EXTRACTED INFORMATION:
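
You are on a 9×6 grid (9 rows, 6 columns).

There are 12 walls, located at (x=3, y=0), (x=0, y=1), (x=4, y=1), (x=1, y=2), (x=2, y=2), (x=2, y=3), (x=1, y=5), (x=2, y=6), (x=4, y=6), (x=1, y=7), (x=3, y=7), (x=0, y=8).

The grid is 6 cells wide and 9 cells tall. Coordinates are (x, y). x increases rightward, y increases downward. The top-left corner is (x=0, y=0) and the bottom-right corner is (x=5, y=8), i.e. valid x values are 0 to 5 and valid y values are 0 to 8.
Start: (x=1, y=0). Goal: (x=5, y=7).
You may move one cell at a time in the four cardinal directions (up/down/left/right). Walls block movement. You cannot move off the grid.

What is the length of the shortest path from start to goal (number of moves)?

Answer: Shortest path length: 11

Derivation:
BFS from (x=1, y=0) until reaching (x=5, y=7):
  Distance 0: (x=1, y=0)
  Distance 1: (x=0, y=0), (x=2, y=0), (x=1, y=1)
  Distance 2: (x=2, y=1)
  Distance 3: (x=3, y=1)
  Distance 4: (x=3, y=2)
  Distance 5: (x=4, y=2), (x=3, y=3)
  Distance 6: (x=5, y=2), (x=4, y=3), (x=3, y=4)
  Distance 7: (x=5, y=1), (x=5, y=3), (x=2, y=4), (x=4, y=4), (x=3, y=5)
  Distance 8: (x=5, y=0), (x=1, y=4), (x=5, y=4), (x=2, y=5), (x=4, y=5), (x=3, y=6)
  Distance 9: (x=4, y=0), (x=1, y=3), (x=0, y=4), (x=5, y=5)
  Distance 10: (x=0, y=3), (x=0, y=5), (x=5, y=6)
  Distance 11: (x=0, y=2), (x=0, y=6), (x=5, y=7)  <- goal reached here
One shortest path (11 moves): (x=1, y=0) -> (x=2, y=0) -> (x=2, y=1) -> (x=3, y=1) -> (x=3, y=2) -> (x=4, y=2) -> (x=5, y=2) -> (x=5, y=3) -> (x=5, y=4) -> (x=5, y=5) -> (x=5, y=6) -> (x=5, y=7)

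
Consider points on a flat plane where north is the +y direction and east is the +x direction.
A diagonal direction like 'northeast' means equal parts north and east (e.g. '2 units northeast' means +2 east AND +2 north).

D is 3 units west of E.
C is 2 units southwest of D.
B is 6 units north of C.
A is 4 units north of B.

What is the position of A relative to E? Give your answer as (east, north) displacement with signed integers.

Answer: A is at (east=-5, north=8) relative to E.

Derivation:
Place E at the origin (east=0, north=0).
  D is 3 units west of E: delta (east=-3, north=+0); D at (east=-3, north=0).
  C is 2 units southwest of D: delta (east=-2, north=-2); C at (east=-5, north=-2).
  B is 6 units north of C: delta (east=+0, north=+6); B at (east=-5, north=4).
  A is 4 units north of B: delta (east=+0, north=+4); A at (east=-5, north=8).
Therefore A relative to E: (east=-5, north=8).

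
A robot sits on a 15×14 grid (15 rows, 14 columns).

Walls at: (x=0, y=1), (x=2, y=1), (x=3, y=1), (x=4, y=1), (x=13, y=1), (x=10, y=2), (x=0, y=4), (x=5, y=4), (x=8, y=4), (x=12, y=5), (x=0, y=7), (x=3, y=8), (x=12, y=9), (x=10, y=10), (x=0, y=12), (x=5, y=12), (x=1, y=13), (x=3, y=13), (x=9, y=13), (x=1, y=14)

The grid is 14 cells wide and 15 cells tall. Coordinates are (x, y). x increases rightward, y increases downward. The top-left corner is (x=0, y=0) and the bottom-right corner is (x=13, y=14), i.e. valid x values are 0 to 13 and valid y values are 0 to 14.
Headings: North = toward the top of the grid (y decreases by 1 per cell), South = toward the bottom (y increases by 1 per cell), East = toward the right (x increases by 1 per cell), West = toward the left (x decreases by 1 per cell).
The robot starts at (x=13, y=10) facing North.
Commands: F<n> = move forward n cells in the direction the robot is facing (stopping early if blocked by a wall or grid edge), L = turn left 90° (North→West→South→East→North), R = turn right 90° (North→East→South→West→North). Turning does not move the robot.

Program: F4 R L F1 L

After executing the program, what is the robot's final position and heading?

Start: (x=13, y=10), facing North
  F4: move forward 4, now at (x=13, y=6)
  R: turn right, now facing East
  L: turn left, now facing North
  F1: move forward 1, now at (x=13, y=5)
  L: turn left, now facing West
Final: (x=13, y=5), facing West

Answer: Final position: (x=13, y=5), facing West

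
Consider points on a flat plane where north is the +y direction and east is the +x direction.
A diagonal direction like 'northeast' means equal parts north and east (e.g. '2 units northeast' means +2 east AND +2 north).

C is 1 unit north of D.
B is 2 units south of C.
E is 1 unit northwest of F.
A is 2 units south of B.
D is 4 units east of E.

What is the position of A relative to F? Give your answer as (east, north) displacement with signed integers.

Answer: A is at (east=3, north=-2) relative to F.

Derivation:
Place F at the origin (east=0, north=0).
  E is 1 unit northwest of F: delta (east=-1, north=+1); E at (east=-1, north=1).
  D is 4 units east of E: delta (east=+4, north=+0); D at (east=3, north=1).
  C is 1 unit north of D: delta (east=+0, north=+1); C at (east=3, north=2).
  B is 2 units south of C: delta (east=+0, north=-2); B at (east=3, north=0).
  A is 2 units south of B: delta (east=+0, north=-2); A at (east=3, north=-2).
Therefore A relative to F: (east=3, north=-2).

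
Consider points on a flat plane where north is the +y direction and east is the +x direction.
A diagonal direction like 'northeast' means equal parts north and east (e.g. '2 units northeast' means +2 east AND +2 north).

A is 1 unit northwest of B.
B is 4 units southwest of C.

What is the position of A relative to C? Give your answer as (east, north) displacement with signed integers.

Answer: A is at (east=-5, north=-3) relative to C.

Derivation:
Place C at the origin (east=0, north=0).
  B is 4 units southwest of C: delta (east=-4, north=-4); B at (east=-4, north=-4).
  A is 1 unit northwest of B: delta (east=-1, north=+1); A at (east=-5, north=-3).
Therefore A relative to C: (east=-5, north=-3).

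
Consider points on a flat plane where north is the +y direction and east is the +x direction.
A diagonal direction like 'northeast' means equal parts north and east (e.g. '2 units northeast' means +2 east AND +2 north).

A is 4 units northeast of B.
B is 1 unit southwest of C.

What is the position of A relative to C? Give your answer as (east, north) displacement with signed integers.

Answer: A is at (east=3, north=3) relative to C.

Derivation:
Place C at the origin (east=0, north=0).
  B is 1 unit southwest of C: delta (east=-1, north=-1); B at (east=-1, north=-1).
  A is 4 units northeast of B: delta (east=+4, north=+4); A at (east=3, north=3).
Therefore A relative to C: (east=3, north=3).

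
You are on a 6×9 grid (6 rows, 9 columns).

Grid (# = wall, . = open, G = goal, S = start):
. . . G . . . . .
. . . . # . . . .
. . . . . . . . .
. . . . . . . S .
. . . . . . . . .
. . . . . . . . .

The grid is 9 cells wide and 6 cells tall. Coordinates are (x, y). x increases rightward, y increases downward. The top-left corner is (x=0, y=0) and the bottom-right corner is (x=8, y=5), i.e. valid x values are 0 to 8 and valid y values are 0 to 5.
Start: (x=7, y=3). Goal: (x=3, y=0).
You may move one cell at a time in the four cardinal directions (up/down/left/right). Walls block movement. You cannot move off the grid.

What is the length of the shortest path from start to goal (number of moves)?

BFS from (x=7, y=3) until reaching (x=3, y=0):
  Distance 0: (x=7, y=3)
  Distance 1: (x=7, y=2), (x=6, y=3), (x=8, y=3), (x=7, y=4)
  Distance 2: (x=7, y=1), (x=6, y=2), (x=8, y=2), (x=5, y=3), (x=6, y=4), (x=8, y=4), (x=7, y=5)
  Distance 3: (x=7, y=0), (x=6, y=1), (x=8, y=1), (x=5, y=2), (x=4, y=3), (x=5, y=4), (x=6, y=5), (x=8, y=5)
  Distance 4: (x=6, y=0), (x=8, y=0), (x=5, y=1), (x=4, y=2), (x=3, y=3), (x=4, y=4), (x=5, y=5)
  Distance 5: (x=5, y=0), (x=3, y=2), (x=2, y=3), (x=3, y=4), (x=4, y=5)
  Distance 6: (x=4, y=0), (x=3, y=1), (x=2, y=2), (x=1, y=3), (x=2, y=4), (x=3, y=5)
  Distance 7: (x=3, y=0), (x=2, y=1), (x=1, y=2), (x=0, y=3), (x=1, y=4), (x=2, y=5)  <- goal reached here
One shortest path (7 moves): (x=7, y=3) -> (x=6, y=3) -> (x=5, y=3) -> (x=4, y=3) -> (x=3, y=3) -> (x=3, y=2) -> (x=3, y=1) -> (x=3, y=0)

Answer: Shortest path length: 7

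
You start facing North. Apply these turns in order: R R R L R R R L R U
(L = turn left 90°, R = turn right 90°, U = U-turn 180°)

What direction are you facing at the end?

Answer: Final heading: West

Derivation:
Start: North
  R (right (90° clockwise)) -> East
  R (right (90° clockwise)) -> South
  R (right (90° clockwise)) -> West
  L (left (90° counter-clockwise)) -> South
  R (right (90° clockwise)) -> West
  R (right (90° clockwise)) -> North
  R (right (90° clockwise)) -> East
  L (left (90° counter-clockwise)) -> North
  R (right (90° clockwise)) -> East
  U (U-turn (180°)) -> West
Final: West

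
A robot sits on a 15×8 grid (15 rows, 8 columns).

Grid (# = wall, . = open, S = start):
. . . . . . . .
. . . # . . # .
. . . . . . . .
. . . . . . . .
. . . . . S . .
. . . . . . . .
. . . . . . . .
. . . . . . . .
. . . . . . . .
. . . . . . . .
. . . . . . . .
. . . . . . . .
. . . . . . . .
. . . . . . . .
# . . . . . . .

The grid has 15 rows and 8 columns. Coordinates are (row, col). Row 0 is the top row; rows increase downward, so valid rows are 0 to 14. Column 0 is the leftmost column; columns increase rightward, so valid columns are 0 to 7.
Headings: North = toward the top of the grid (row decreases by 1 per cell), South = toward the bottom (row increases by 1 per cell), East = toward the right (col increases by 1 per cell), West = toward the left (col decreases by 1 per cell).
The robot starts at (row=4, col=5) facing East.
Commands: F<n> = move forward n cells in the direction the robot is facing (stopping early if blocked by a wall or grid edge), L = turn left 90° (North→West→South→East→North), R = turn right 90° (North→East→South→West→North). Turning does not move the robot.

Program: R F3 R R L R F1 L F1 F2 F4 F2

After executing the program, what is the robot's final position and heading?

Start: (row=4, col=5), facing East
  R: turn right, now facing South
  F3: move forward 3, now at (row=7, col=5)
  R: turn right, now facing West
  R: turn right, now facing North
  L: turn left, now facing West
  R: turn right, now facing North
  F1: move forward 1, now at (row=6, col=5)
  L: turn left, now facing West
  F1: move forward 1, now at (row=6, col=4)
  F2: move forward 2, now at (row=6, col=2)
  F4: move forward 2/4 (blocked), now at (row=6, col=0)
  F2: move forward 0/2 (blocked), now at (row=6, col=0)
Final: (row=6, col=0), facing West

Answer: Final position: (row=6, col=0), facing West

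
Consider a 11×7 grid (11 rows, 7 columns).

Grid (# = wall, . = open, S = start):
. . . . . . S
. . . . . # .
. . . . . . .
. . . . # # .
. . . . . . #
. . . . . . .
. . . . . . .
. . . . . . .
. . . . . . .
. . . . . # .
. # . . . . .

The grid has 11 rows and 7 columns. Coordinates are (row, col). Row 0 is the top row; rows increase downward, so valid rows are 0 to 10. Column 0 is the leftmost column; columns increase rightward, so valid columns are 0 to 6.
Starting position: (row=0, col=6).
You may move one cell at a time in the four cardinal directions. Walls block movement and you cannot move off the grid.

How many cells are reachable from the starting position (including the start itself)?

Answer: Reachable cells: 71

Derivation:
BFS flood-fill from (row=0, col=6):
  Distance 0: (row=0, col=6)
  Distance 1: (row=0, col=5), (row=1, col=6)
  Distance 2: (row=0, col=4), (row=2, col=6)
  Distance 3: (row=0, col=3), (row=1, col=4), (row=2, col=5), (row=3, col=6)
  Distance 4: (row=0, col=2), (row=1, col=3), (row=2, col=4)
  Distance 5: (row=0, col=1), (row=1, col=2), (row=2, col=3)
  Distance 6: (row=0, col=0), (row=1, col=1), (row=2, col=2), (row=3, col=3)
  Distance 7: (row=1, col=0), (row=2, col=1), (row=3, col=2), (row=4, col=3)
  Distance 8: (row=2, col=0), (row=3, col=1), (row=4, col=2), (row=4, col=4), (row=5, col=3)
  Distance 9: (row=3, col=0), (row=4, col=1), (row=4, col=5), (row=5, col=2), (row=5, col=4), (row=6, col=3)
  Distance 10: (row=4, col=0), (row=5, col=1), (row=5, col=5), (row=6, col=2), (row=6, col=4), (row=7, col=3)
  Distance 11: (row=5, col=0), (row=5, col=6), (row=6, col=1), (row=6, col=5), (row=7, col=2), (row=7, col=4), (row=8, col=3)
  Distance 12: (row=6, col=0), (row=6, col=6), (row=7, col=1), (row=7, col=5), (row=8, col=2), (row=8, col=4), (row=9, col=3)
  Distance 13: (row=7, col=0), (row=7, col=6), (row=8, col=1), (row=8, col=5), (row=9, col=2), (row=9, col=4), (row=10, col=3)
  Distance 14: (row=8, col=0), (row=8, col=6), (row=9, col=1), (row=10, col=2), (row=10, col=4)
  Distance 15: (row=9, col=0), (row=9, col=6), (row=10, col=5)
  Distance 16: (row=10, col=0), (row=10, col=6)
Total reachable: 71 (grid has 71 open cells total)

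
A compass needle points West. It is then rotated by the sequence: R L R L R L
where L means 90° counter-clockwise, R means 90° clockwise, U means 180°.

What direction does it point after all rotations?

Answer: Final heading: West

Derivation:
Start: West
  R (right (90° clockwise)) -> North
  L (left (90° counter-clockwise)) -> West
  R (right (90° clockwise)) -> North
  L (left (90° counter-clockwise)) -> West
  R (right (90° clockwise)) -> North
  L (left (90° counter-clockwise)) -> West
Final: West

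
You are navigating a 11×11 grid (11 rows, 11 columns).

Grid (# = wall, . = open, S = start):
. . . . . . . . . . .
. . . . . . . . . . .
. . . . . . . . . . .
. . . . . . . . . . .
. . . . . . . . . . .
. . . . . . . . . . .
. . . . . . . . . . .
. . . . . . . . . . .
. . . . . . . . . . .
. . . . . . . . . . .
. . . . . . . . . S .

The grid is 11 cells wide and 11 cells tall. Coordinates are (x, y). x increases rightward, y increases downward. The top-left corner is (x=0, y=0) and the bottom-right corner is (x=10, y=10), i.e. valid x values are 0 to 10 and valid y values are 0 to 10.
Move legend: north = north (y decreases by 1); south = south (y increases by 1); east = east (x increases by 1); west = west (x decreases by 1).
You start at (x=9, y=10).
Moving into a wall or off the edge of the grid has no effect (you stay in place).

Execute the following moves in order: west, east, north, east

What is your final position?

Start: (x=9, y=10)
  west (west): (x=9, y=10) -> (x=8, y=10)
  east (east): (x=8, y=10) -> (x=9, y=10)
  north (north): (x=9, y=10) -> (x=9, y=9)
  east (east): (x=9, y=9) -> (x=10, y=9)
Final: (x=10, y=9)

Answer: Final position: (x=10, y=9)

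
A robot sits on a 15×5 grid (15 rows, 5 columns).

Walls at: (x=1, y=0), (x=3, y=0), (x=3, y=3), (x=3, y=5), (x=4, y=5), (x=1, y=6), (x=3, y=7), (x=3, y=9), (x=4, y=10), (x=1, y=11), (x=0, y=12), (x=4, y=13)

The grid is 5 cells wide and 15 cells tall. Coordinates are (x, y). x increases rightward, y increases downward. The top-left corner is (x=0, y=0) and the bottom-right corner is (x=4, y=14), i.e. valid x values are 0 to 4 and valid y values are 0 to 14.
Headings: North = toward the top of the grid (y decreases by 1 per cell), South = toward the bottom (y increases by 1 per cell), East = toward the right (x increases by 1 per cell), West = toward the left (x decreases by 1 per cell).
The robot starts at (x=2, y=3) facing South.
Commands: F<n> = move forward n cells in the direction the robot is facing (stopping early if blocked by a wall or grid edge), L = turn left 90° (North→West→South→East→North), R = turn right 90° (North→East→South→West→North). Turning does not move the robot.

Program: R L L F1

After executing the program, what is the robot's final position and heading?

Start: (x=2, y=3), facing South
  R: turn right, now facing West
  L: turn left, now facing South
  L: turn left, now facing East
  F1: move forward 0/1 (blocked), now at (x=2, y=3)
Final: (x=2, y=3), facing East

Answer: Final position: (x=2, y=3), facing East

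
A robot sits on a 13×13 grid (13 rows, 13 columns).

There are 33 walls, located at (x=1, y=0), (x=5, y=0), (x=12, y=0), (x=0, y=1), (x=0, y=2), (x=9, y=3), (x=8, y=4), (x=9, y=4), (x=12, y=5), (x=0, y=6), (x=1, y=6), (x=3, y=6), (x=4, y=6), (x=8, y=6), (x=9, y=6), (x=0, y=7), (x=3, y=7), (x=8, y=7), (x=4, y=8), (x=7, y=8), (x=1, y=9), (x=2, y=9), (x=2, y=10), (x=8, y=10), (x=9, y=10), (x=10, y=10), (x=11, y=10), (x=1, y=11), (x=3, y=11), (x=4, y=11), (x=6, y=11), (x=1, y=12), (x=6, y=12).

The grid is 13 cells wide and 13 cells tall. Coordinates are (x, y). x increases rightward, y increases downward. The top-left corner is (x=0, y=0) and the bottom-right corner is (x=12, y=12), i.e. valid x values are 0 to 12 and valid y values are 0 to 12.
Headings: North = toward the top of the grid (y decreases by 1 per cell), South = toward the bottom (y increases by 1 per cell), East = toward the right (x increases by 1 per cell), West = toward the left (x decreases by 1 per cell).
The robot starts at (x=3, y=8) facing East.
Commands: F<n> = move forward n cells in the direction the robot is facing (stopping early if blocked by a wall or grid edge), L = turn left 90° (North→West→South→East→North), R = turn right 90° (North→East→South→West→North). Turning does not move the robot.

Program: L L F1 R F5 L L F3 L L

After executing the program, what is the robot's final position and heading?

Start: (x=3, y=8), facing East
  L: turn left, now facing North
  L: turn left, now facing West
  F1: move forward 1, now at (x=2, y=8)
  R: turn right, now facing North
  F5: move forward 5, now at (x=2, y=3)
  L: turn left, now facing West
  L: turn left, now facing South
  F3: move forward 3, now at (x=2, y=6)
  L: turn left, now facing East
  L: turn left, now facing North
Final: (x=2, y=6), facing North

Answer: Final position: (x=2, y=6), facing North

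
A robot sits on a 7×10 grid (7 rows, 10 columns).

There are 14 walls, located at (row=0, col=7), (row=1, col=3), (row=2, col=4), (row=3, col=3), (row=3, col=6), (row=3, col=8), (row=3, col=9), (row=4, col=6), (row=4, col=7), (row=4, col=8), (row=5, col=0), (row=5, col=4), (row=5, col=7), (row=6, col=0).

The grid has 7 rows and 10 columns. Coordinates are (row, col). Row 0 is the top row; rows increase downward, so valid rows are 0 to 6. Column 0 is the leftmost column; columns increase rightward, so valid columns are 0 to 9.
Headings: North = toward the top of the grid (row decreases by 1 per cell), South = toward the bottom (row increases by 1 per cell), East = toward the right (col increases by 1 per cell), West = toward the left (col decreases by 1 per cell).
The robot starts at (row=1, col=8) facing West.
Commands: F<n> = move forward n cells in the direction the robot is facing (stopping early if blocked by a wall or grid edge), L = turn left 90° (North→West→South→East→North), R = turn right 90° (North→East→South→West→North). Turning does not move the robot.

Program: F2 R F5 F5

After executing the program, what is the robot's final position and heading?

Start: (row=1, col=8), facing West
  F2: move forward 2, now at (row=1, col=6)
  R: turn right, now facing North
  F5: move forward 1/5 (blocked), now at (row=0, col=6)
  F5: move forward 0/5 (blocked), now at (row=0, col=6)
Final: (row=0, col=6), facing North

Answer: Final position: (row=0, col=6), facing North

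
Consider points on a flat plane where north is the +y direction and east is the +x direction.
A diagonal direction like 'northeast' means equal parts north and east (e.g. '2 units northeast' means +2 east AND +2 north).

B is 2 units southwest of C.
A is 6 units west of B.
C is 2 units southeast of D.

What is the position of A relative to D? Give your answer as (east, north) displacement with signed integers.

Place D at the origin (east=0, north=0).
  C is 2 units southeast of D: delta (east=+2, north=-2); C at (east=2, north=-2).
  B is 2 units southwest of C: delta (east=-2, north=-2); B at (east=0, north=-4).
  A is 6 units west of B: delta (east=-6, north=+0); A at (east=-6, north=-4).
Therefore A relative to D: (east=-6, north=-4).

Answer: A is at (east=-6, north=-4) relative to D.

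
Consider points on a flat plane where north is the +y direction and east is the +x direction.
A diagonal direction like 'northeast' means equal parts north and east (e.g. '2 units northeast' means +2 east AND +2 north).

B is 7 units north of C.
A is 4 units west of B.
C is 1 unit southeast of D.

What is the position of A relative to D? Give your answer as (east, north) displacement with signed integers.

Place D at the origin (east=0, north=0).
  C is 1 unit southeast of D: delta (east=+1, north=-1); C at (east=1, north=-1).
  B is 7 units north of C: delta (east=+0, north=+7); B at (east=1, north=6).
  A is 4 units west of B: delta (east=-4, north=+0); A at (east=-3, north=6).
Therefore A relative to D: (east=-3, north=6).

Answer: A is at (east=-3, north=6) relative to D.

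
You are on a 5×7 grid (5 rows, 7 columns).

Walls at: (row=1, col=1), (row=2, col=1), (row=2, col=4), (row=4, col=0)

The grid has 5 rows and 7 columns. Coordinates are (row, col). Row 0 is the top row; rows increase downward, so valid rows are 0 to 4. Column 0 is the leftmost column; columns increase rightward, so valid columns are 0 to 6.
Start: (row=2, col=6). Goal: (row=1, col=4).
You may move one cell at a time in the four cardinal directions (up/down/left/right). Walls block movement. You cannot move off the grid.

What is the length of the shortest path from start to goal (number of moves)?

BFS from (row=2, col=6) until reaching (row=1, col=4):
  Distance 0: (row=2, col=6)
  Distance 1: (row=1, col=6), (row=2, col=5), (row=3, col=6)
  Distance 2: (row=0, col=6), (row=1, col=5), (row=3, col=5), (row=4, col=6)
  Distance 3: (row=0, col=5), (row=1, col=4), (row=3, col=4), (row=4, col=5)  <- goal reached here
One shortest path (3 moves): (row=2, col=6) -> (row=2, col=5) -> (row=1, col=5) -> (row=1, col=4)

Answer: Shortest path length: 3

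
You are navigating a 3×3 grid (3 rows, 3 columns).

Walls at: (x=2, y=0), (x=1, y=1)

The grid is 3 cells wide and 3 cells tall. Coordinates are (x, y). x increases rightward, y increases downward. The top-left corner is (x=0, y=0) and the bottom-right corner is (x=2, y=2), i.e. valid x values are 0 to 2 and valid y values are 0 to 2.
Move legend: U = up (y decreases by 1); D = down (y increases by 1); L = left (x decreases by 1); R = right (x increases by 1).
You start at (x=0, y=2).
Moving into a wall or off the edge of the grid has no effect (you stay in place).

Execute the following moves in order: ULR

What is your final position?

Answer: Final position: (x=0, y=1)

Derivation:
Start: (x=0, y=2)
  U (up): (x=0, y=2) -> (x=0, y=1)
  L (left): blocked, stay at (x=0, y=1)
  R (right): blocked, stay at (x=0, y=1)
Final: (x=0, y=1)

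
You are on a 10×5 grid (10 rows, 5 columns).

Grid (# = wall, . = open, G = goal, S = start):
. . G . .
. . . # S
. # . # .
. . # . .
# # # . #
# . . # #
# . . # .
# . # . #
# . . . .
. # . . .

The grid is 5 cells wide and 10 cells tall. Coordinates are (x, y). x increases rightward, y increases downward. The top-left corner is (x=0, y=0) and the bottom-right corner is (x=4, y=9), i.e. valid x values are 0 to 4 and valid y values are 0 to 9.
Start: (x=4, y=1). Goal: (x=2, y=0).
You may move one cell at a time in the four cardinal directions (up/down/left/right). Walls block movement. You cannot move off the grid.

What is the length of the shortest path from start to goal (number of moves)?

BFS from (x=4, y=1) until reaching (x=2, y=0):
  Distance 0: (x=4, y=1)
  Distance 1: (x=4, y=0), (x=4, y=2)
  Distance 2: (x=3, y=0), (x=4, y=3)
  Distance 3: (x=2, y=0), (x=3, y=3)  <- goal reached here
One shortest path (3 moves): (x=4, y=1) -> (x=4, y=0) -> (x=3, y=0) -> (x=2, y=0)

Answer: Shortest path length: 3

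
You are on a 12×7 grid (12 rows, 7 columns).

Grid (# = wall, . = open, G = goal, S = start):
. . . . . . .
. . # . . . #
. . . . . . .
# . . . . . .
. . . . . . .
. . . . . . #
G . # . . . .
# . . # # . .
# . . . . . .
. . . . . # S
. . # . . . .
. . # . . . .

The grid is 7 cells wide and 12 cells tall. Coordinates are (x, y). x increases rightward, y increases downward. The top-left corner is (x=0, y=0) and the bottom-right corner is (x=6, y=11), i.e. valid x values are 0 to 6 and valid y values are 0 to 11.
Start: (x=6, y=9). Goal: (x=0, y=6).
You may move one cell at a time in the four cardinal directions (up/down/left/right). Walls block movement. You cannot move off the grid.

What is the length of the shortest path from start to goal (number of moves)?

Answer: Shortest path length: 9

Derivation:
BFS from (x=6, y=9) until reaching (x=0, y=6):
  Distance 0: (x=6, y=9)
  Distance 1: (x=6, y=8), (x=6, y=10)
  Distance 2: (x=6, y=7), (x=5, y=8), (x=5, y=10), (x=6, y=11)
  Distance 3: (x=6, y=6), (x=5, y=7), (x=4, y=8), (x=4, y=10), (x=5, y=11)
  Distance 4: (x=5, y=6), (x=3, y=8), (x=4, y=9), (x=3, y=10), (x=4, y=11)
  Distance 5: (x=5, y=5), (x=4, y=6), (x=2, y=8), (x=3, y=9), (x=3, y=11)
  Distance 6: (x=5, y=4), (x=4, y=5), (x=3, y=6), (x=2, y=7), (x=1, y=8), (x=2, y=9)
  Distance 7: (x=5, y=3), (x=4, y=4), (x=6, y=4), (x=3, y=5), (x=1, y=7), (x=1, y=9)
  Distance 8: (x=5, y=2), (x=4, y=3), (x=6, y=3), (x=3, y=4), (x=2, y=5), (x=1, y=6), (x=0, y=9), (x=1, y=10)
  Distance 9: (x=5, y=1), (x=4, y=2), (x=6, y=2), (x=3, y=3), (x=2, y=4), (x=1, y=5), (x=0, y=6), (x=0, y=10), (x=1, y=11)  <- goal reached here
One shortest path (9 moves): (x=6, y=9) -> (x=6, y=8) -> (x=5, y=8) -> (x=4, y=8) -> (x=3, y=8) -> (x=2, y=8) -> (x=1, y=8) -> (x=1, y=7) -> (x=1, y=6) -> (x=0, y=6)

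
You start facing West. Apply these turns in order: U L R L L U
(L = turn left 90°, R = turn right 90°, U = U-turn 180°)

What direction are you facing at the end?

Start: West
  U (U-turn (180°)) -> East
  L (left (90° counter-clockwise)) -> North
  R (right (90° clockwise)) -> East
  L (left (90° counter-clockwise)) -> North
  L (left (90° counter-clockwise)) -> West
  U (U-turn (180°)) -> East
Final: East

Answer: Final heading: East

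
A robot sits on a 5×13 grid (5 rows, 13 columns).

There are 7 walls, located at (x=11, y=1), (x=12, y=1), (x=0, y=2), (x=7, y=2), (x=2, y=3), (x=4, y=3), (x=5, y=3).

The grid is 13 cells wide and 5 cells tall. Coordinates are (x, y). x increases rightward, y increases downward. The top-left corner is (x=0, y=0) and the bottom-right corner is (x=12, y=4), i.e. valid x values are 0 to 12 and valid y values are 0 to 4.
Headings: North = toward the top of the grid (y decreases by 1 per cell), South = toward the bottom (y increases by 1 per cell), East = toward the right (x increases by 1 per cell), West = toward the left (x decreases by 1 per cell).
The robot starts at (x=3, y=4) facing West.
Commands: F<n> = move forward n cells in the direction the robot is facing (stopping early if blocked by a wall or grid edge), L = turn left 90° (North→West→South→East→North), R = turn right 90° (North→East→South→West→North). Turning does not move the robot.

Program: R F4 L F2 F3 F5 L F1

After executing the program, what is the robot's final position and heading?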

INSTRUCTIONS FOR THE TASK: Look for the word "leftmost". Copy out every line of the data that has it.

COMPLETED TASK:
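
The grid has 15 rows and 8 columns. Coordinates are (row, col). Row 0 is the top row; rows increase downward, so valid rows are 0 to 14. Column 0 is the leftmost column; columns increase rightward, so valid columns are 0 to 7.
The grid has 11 rows and 7 columns. Coordinates are (row, col). Row 0 is the top row; rows increase downward, so valid rows are 0 to 10. Column 0 is the leftmost column; columns increase rightward, so valid columns are 0 to 6.
The grid has 7 rows and 10 columns. Coordinates are (row, col). Row 0 is the top row; rows increase downward, so valid rows are 0 to 6. Column 0 is the leftmost column; columns increase rightward, so valid columns are 0 to 9.
The grid has 5 rows and 7 columns. Coordinates are (row, col). Row 0 is the top row; rows increase downward, so valid rows are 0 to 4. Column 0 is the leftmost column; columns increase rightward, so valid columns are 0 to 6.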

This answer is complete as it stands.